Data for the task below:

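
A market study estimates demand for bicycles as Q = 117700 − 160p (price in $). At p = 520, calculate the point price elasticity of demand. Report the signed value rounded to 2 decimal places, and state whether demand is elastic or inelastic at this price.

-2.41; elastic

dQ/dp = −160. At p = 520, Q = 117700 − 160(520) = 34500.
Ed = (dQ/dp)·(p/Q) = −160 × (520/34500) = -2.4115…
|Ed| = 2.41 > 1, so demand is elastic.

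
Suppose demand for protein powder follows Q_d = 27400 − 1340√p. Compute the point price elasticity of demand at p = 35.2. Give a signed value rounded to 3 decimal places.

-0.204

dQ_d/dp = −1340/(2√p) = -112.928. At p = 35.2, Q_d = 19449.8.
Ed = (dQ_d/dp)·(p/Q_d) = (-112.928) × (35.2/19449.8) = -0.20437…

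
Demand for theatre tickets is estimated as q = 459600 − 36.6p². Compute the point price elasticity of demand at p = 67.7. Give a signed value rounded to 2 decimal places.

dq/dp = −2·36.6·p = -4955.64. At p = 67.7, q = 291851.586.
Ed = (dq/dp)·(p/q) = (-4955.64) × (67.7/291851.586) = -1.1495…

-1.15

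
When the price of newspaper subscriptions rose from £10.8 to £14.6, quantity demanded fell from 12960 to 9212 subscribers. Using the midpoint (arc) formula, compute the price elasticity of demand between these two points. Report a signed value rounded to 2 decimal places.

%ΔQ = (9212 − 12960) / [(12960 + 9212)/2] = -3748/11086 = -0.338084…
%ΔP = (14.6 − 10.8) / [(10.8 + 14.6)/2] = 3.8/12.7 = 0.299212…
Arc Ed = %ΔQ / %ΔP = (-3748/11086) / (3.8/12.7) = -1.1299…

-1.13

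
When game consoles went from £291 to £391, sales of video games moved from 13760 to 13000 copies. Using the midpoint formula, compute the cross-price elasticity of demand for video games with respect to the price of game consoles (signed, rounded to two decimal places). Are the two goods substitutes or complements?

%ΔQ_{video games} = (13000 − 13760)/avg = -760/13380 = -0.056801…
%ΔP_{game consoles} = (391 − 291)/avg = 100/341 = 0.293255…
E_cross = (-760/13380) / (100/341) = -0.1936…
E_cross < 0 ⇒ the goods are complements.

-0.19; complements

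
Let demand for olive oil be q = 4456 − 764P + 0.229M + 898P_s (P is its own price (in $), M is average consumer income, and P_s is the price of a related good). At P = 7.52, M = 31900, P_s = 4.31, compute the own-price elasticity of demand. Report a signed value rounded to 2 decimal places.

-0.58

At the given values, q = 4456 − 764(7.52) + 0.229(31900) + 898(4.31) = 9886.2.
∂q/∂P = −764.
E = (-764) × (7.52/9886.2) = -0.5811…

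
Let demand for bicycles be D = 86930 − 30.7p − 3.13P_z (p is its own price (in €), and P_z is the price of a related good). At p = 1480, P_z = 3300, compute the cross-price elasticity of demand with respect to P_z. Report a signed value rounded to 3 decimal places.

-0.331

At the given values, D = 86930 − 30.7(1480) − 3.13(3300) = 31165.
∂D/∂P_z = -3.13.
E = (-3.13) × (3300/31165) = -0.33142…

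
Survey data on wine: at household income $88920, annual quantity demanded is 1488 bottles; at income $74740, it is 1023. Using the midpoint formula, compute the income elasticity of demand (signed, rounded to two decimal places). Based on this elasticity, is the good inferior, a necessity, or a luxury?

%ΔQ = (1023 − 1488)/[( 1488 + 1023)/2] = -465/1255.5 = -0.370370…
%ΔIncome = (74740 − 88920)/[( 88920 + 74740)/2] = -14180/81830 = -0.173286…
E_income = (-465/1255.5) / (-14180/81830) = 2.1373…
E_income > 1 ⇒ normal good, luxury.

2.14; luxury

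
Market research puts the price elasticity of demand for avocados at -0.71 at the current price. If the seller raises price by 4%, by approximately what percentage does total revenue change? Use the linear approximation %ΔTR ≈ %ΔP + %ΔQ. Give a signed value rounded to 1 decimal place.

%ΔQ ≈ Ed × %ΔP = (-0.71) × (+4%) = -2.8400%
%ΔTR ≈ %ΔP + %ΔQ = (+4%) + (-2.8400%) = +1.1600%

+1.2%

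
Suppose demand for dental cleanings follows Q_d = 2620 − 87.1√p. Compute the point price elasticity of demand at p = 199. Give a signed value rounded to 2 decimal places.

-0.44

dQ_d/dp = −87.1/(2√p) = -3.08718. At p = 199, Q_d = 1391.3.
Ed = (dQ_d/dp)·(p/Q_d) = (-3.08718) × (199/1391.3) = -0.4415…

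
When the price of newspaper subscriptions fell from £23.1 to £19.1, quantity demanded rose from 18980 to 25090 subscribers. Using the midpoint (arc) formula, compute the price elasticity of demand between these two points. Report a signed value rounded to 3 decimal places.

%ΔQ = (25090 − 18980) / [(18980 + 25090)/2] = 6110/22035 = 0.277286…
%ΔP = (19.1 − 23.1) / [(23.1 + 19.1)/2] = -4/21.1 = -0.189573…
Arc Ed = %ΔQ / %ΔP = (6110/22035) / (-4/21.1) = -1.46268…

-1.463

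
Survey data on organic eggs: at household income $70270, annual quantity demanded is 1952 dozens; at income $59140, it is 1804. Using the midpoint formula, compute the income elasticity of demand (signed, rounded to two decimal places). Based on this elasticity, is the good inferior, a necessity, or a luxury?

%ΔQ = (1804 − 1952)/[( 1952 + 1804)/2] = -148/1878 = -0.078807…
%ΔIncome = (59140 − 70270)/[( 70270 + 59140)/2] = -11130/64705 = -0.172011…
E_income = (-148/1878) / (-11130/64705) = 0.4581…
0 < E_income < 1 ⇒ normal good, necessity.

0.46; necessity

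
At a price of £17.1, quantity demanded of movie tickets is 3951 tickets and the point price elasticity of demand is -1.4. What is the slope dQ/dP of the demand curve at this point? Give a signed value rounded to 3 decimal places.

-323.474

Ed = (dQ/dP)·(P/Q) ⇒ dQ/dP = Ed·Q/P = (-1.4)·3951/17.1 = -323.47368…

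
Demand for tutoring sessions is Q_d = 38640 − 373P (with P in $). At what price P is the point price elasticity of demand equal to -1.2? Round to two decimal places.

Ed = −373P/(38640 − 373P). Set this equal to -1.2:
373P = 1.2·(38640 − 373P) ⇒ 373P(1 + 1.2) = 1.2·38640
P = 1.2·38640 / (373·2.2) = 56.5049…

56.50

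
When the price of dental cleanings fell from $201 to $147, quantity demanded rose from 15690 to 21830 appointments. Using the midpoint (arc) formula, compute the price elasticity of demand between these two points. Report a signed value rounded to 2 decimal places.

%ΔQ = (21830 − 15690) / [(15690 + 21830)/2] = 6140/18760 = 0.327292…
%ΔP = (147 − 201) / [(201 + 147)/2] = -54/174 = -0.310344…
Arc Ed = %ΔQ / %ΔP = (6140/18760) / (-54/174) = -1.0546…

-1.05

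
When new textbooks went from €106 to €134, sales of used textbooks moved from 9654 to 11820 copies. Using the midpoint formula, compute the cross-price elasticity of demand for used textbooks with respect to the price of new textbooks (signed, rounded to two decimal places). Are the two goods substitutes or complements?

0.86; substitutes

%ΔQ_{used textbooks} = (11820 − 9654)/avg = 2166/10737 = 0.201732…
%ΔP_{new textbooks} = (134 − 106)/avg = 28/120 = 0.233333…
E_cross = (2166/10737) / (28/120) = 0.8645…
E_cross > 0 ⇒ the goods are substitutes.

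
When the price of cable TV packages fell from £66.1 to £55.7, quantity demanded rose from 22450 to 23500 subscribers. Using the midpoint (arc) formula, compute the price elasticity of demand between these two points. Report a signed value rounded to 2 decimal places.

%ΔQ = (23500 − 22450) / [(22450 + 23500)/2] = 1050/22975 = 0.045701…
%ΔP = (55.7 − 66.1) / [(66.1 + 55.7)/2] = -10.4/60.9 = -0.170771…
Arc Ed = %ΔQ / %ΔP = (1050/22975) / (-10.4/60.9) = -0.2676…

-0.27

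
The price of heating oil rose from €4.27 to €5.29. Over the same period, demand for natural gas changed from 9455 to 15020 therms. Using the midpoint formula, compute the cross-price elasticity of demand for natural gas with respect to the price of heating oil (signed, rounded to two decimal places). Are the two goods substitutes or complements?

2.13; substitutes

%ΔQ_{natural gas} = (15020 − 9455)/avg = 5565/12237.5 = 0.454749…
%ΔP_{heating oil} = (5.29 − 4.27)/avg = 1.02/4.78 = 0.213389…
E_cross = (5565/12237.5) / (1.02/4.78) = 2.1310…
E_cross > 0 ⇒ the goods are substitutes.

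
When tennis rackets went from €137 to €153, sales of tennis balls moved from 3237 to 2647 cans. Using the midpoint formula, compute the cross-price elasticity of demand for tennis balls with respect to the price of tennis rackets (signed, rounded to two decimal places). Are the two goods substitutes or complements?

-1.82; complements

%ΔQ_{tennis balls} = (2647 − 3237)/avg = -590/2942 = -0.200543…
%ΔP_{tennis rackets} = (153 − 137)/avg = 16/145 = 0.110344…
E_cross = (-590/2942) / (16/145) = -1.8174…
E_cross < 0 ⇒ the goods are complements.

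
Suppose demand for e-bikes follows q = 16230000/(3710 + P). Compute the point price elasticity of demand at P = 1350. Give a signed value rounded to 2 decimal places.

-0.27

dq/dP = −16230000/(3710 + P)² = -0.633895. At P = 1350, q = 3207.51.
Ed = (dq/dP)·(P/q) = (-0.633895) × (1350/3207.51) = -0.2667…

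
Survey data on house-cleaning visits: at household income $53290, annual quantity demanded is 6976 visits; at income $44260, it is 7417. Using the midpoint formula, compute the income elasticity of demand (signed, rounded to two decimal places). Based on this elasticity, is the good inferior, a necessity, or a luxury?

%ΔQ = (7417 − 6976)/[( 6976 + 7417)/2] = 441/7196.5 = 0.061279…
%ΔIncome = (44260 − 53290)/[( 53290 + 44260)/2] = -9030/48775 = -0.185135…
E_income = (441/7196.5) / (-9030/48775) = -0.3309…
E_income < 0 ⇒ inferior good.

-0.33; inferior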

End of Data for the task.

Exercise instructions
The answer is the run of lines that starts at the one containing "Survey data on house-cleaning" and ends at the last line of the material, reproduced exactly.

Expected answer
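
Survey data on house-cleaning visits: at household income $53290, annual quantity demanded is 6976 visits; at income $44260, it is 7417. Using the midpoint formula, compute the income elasticity of demand (signed, rounded to two decimal places). Based on this elasticity, is the good inferior, a necessity, or a luxury?

%ΔQ = (7417 − 6976)/[( 6976 + 7417)/2] = 441/7196.5 = 0.061279…
%ΔIncome = (44260 − 53290)/[( 53290 + 44260)/2] = -9030/48775 = -0.185135…
E_income = (441/7196.5) / (-9030/48775) = -0.3309…
E_income < 0 ⇒ inferior good.

-0.33; inferior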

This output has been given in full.